- Given information
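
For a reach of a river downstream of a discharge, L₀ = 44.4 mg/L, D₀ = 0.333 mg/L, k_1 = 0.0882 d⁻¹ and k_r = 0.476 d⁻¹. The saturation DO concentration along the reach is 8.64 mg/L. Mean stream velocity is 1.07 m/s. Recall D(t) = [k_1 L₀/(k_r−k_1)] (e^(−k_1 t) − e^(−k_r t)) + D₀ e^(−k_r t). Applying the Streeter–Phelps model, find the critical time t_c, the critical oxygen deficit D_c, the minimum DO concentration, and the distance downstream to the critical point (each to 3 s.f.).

t_c = [1/(k_r−k_1)] ln[(k_r/k_1)(1 − D₀(k_r−k_1)/(k_1 L₀))]
= [1/(0.476−0.0882)] ln[(0.476/0.0882)(1 − 0.333×0.3878/(0.0882×44.4))]
= (1/0.3878) ln[5.397 × 0.9670] = 2.579 × ln(5.219) = 2.579 × 1.652 = 4.261 d.
D_c = (k_1/k_r) L₀ e^(−k_1 t_c) = (0.0882/0.476) × 44.4 × e^(−0.0882×4.261) = 0.1853 × 44.4 × 0.6867 = 5.650 mg/L.
Minimum DO = C_s − D_c = 8.64 − 5.650 = 2.990 mg/L.
x_c = v t_c = 1.07 m/s × 4.261 d × 86400 s/d = 393900 m ≈ 394 km.

t_c ≈ 4.26 d; D_c ≈ 5.65 mg/L; min DO ≈ 2.99 mg/L; x_c ≈ 394 km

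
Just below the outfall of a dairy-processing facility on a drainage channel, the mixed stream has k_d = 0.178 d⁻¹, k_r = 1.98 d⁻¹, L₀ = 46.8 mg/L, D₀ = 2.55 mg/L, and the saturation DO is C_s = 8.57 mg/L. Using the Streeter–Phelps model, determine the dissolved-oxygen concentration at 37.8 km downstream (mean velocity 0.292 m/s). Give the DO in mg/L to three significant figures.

Travel time t = x/v = 37.8 km / (0.292 m/s) = 37800 m / 0.292 m/s = 129500 s = 1.498 d.
k_d L₀/(k_r−k_d) = 0.178×46.8/(1.98−0.178) = 8.330/1.802 = 4.623 mg/L.
e^(−k_d t) = e^(−0.178×1.498) = 0.7659; e^(−k_r t) = e^(−1.98×1.498) = 0.05148.
D = 4.623 × (0.7659 − 0.05148) + 2.55 × 0.05148 = 3.303 + 0.1313 = 3.434 mg/L.
DO = C_s − D = 8.57 − 3.434 = 5.136 mg/L.

DO ≈ 5.14 mg/L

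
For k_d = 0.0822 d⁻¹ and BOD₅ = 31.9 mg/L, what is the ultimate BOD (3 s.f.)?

BOD₅ = L₀(1 − e^(−5k_d)) ⇒ L₀ = BOD₅ / (1 − e^(−5×0.0822))
= 31.9 / (1 − 0.6630) = 31.9 / 0.3370 = 94.66 mg/L.

L₀ ≈ 94.7 mg/L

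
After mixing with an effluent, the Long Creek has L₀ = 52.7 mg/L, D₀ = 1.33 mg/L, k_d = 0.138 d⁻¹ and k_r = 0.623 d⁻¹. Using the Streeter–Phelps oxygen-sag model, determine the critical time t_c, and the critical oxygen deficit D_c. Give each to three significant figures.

With k_r/k_d = 4.514 and 1 − D₀(k_r−k_d)/(k_d L₀) = 0.9113,
t_c = ln(4.514 × 0.9113) / (0.623 − 0.138) = ln(4.114) / 0.4850 = 1.414/0.4850 = 2.916 d.
D_c = (k_d/k_r) L₀ e^(−k_d t_c) = (0.138/0.623) × 52.7 × e^(−0.138×2.916) = 0.2215 × 52.7 × 0.6687 = 7.806 mg/L.

t_c ≈ 2.92 d; D_c ≈ 7.81 mg/L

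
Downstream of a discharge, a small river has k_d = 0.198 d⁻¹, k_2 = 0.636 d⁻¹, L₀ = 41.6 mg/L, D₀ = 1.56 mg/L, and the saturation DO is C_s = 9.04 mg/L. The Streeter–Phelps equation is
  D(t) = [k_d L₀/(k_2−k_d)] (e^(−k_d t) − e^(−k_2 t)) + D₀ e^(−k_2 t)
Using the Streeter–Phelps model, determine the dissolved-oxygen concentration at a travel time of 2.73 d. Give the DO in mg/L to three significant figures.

k_d L₀/(k_2−k_d) = 0.198×41.6/(0.636−0.198) = 8.237/0.4380 = 18.81 mg/L.
e^(−k_d t) = e^(−0.198×2.730) = 0.5824; e^(−k_2 t) = e^(−0.636×2.730) = 0.1762.
D = 18.81 × (0.5824 − 0.1762) + 1.56 × 0.1762 = 7.640 + 0.2748 = 7.915 mg/L.
DO = C_s − D = 9.04 − 7.915 = 1.125 mg/L.

DO ≈ 1.13 mg/L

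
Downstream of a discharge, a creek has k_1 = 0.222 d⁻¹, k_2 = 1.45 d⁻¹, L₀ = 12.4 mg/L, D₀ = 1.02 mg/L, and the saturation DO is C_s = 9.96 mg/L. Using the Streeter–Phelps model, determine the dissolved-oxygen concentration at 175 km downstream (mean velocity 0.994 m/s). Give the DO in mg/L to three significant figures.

DO ≈ 8.60 mg/L

Travel time t = x/v = 175 km / (0.994 m/s) = 175000 m / 0.994 m/s = 176100 s = 2.038 d.
k_1 L₀/(k_2−k_1) = 0.222×12.4/(1.45−0.222) = 2.753/1.228 = 2.242 mg/L.
e^(−k_1 t) = e^(−0.222×2.038) = 0.6361; e^(−k_2 t) = e^(−1.45×2.038) = 0.05210.
D = 2.242 × (0.6361 − 0.05210) + 1.02 × 0.05210 = 1.309 + 0.05314 = 1.362 mg/L.
DO = C_s − D = 9.96 − 1.362 = 8.598 mg/L.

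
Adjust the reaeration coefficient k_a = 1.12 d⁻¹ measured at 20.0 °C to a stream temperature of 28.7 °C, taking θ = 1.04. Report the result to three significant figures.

k_a(T₂) = k_a(T₁) · θ^(T₂−T₁) = 1.12 × 1.04^(28.7−20.0)
= 1.12 × 1.04^8.70 = 1.12 × 1.407 = 1.575 d⁻¹.

k_a ≈ 1.58 d⁻¹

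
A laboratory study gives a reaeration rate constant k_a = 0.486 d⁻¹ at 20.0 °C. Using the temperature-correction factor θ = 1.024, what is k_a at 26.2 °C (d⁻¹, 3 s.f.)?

k_a ≈ 0.563 d⁻¹

k_a(T₂) = k_a(T₁) · θ^(T₂−T₁) = 0.486 × 1.024^(26.2−20.0)
= 0.486 × 1.024^6.20 = 0.486 × 1.158 = 0.5630 d⁻¹.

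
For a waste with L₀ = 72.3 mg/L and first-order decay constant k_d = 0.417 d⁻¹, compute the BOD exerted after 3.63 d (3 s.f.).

y ≈ 56.4 mg/L

y_t = L₀(1 − e^(−k_d t)) = 72.3 × (1 − e^(−0.417×3.63))
= 72.3 × (1 − 0.2201) = 72.3 × 0.7799 = 56.39 mg/L.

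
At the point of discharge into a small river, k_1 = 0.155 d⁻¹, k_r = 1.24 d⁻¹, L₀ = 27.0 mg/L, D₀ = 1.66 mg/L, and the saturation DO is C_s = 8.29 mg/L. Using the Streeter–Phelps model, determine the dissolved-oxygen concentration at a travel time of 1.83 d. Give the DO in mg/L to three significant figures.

DO ≈ 5.61 mg/L

k_1 L₀/(k_r−k_1) = 0.155×27.0/(1.24−0.155) = 4.185/1.085 = 3.857 mg/L.
e^(−k_1 t) = e^(−0.155×1.830) = 0.7530; e^(−k_r t) = e^(−1.24×1.830) = 0.1034.
D = 3.857 × (0.7530 − 0.1034) + 1.66 × 0.1034 = 2.506 + 0.1716 = 2.677 mg/L.
DO = C_s − D = 8.29 − 2.677 = 5.613 mg/L.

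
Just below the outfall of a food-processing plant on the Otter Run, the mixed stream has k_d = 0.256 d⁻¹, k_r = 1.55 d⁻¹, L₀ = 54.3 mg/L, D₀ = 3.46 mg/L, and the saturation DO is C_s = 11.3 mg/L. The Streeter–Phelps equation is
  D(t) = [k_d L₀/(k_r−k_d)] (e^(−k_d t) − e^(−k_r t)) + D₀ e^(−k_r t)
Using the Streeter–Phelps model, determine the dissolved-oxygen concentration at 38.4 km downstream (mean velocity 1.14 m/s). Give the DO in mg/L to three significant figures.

Travel time t = x/v = 38.4 km / (1.14 m/s) = 38400 m / 1.14 m/s = 33680 s = 0.3899 d.
k_d L₀/(k_r−k_d) = 0.256×54.3/(1.55−0.256) = 13.90/1.294 = 10.74 mg/L.
e^(−k_d t) = e^(−0.256×0.3899) = 0.9050; e^(−k_r t) = e^(−1.55×0.3899) = 0.5465.
D = 10.74 × (0.9050 − 0.5465) + 3.46 × 0.5465 = 3.852 + 1.891 = 5.742 mg/L.
DO = C_s − D = 11.3 − 5.742 = 5.558 mg/L.

DO ≈ 5.56 mg/L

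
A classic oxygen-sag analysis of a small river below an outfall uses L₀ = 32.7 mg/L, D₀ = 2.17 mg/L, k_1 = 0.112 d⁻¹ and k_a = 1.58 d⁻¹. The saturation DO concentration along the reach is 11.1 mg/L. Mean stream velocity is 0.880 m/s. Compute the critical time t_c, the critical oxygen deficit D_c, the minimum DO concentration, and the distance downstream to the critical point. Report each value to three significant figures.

With k_a/k_1 = 14.11 and 1 − D₀(k_a−k_1)/(k_1 L₀) = 0.1302,
t_c = ln(14.11 × 0.1302) / (1.58 − 0.112) = ln(1.837) / 1.468 = 0.6080/1.468 = 0.4142 d.
L(t_c) = L₀ e^(−k_1 t_c) = 32.7 × 0.9547 = 31.22 mg/L, and at the critical point k_a D_c = k_1 L, so D_c = (0.112/1.58) × 31.22 = 2.213 mg/L.
Minimum DO = C_s − D_c = 11.1 − 2.213 = 8.887 mg/L.
x_c = v t_c = 0.880 m/s × 0.4142 d × 86400 s/d = 31490 m ≈ 31.5 km.

t_c ≈ 0.414 d; D_c ≈ 2.21 mg/L; min DO ≈ 8.89 mg/L; x_c ≈ 31.5 km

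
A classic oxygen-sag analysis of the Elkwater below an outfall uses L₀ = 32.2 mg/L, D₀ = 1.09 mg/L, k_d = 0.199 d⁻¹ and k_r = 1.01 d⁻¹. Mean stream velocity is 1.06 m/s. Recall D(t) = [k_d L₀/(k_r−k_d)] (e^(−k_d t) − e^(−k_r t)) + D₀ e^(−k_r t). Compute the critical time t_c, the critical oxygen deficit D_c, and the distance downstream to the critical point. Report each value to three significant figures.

t_c ≈ 1.82 d; D_c ≈ 4.42 mg/L; x_c ≈ 167 km

At the critical point dD/dt = 0, so k_d L₀ e^(−k_d t) = k_r D. Substituting D(t) from the Streeter–Phelps equation and solving for t gives
t_c = ln[(k_r/k_d)(1 − D₀(k_r−k_d)/(k_d L₀))] / (k_r−k_d).
Here k_r−k_d = 0.8110 d⁻¹ and 1 − D₀(k_r−k_d)/(k_d L₀) = 1 − 1.09×0.8110/(0.199×32.2) = 0.8620, so
t_c = ln(5.075 × 0.8620) / 0.8110 = 1.476 / 0.8110 = 1.820 d.
L(t_c) = L₀ e^(−k_d t_c) = 32.2 × 0.6962 = 22.42 mg/L, and at the critical point k_r D_c = k_d L, so D_c = (0.199/1.01) × 22.42 = 4.417 mg/L.
x_c = v t_c = 1.06 m/s × 1.820 d × 86400 s/d = 166700 m ≈ 167 km.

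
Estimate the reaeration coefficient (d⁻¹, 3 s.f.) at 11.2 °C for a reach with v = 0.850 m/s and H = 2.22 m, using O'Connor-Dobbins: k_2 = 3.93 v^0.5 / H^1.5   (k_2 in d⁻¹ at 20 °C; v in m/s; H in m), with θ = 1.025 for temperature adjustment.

k_2(20) = 3.93 × 0.850^0.5 / 2.22^1.5 = 3.93 × 0.9220 / 3.308 = 1.095 d⁻¹.
k_2(11.2) = 1.095 × 1.025^(11.2−20) = 1.095 × 0.8047 = 0.8815 d⁻¹.

k_2 ≈ 0.881 d⁻¹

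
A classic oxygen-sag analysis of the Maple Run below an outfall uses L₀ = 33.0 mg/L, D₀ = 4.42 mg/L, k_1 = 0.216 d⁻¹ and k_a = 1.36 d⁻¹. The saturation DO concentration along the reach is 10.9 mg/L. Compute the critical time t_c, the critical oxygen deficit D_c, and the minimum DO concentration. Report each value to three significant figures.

t_c ≈ 0.528 d; D_c ≈ 4.68 mg/L; min DO ≈ 6.22 mg/L

With k_a/k_1 = 6.296 and 1 − D₀(k_a−k_1)/(k_1 L₀) = 0.2906,
t_c = ln(6.296 × 0.2906) / (1.36 − 0.216) = ln(1.830) / 1.144 = 0.6042/1.144 = 0.5282 d.
D_c = (k_1/k_a) L₀ e^(−k_1 t_c) = (0.216/1.36) × 33.0 × e^(−0.216×0.5282) = 0.1588 × 33.0 × 0.8922 = 4.676 mg/L.
Minimum DO = C_s − D_c = 10.9 − 4.676 = 6.224 mg/L.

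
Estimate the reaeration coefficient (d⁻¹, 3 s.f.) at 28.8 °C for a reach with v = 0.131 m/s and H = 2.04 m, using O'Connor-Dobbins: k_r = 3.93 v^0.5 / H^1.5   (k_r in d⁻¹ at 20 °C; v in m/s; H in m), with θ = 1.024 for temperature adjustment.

k_r(20) = 3.93 × 0.131^0.5 / 2.04^1.5 = 3.93 × 0.3619 / 2.914 = 0.4882 d⁻¹.
k_r(28.8) = 0.4882 × 1.024^(28.8−20) = 0.4882 × 1.232 = 0.6015 d⁻¹.

k_r ≈ 0.601 d⁻¹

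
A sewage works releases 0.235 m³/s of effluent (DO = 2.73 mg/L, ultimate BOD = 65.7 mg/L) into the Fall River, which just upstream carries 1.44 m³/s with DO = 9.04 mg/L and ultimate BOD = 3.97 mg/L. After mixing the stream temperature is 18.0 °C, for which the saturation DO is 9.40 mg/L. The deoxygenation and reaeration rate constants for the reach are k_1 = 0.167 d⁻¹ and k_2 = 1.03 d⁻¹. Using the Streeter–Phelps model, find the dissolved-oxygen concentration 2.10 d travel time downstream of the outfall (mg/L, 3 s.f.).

DO ≈ 7.82 mg/L

Mixed DO = (1.44×9.04 + 0.235×2.73)/(1.44+0.235) = 13.66/1.675 = 8.155 mg/L.
Mixed L₀ = (1.44×3.97 + 0.235×65.7)/(1.675) = 21.16/1.675 = 12.63 mg/L.
Initial deficit D₀ = C_s − DO₀ = 9.40 − 8.155 = 1.245 mg/L.
D(2.10) = [0.167×12.63/(1.03−0.167)](e^(−0.167×2.10) − e^(−1.03×2.10)) + 1.245 e^(−1.03×2.10)
= 2.444 × (0.7042 − 0.1150) + 1.245 × 0.1150 = 1.583 mg/L.
DO = 9.40 − 1.583 = 7.817 mg/L.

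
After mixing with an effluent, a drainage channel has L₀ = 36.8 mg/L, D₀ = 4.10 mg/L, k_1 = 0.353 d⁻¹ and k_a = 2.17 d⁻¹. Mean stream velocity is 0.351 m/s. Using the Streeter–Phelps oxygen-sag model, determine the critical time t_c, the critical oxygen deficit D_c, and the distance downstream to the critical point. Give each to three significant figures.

With k_a/k_1 = 6.147 and 1 − D₀(k_a−k_1)/(k_1 L₀) = 0.4265,
t_c = ln(6.147 × 0.4265) / (2.17 − 0.353) = ln(2.622) / 1.817 = 0.9639/1.817 = 0.5305 d.
D_c = (k_1/k_a) L₀ e^(−k_1 t_c) = (0.353/2.17) × 36.8 × e^(−0.353×0.5305) = 0.1627 × 36.8 × 0.8292 = 4.964 mg/L.
x_c = v t_c = 0.351 m/s × 0.5305 d × 86400 s/d = 16090 m ≈ 16.1 km.

t_c ≈ 0.531 d; D_c ≈ 4.96 mg/L; x_c ≈ 16.1 km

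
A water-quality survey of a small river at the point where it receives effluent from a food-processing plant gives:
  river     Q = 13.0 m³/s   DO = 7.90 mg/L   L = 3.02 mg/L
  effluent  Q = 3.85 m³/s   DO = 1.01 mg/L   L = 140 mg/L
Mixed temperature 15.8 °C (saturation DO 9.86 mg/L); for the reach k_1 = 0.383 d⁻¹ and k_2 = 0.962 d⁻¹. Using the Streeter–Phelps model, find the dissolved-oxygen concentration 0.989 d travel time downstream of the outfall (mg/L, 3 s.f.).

DO ≈ 1.72 mg/L

Mixed DO = (13.0×7.90 + 3.85×1.01)/(13.0+3.85) = 106.6/16.85 = 6.326 mg/L.
Mixed L₀ = (13.0×3.02 + 3.85×140)/(16.85) = 578.3/16.85 = 34.32 mg/L.
Initial deficit D₀ = C_s − DO₀ = 9.86 − 6.326 = 3.534 mg/L.
D(0.989) = [0.383×34.32/(0.962−0.383)](e^(−0.383×0.989) − e^(−0.962×0.989)) + 3.534 e^(−0.962×0.989)
= 22.70 × (0.6847 − 0.3862) + 3.534 × 0.3862 = 8.141 mg/L.
DO = 9.86 − 8.141 = 1.719 mg/L.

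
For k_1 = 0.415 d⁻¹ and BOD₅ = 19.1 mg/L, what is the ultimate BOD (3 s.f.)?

L₀ ≈ 21.8 mg/L

BOD₅ = L₀(1 − e^(−5k_1)) ⇒ L₀ = BOD₅ / (1 − e^(−5×0.415))
= 19.1 / (1 − 0.1256) = 19.1 / 0.8744 = 21.84 mg/L.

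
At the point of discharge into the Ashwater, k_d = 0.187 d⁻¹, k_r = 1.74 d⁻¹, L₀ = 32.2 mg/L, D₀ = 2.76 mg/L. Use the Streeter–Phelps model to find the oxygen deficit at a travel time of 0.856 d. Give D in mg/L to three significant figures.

D ≈ 3.05 mg/L

k_d L₀/(k_r−k_d) = 0.187×32.2/(1.74−0.187) = 6.021/1.553 = 3.877 mg/L.
e^(−k_d t) = e^(−0.187×0.8560) = 0.8521; e^(−k_r t) = e^(−1.74×0.8560) = 0.2255.
D = 3.877 × (0.8521 − 0.2255) + 2.76 × 0.2255 = 2.429 + 0.6224 = 3.052 mg/L.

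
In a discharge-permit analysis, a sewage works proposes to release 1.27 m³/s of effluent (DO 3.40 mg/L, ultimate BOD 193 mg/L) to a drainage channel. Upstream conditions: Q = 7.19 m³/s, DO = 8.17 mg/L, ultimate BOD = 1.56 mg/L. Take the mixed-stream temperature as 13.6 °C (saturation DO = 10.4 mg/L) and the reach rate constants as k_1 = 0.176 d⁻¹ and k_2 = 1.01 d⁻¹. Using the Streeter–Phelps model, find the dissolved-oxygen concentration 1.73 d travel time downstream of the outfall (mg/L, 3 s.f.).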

- Requirement
Every line with "food" in it should be copied from the entries.

- Exercise answer
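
Just below the outfall of a food-processing plant on the Otter Run, the mixed stream has k_d = 0.256 d⁻¹, k_r = 1.55 d⁻¹, L₀ = 54.3 mg/L, D₀ = 3.46 mg/L, and the saturation DO is C_s = 11.3 mg/L. The Streeter–Phelps equation is
A water-quality survey of a small river at the point where it receives effluent from a food-processing plant gives: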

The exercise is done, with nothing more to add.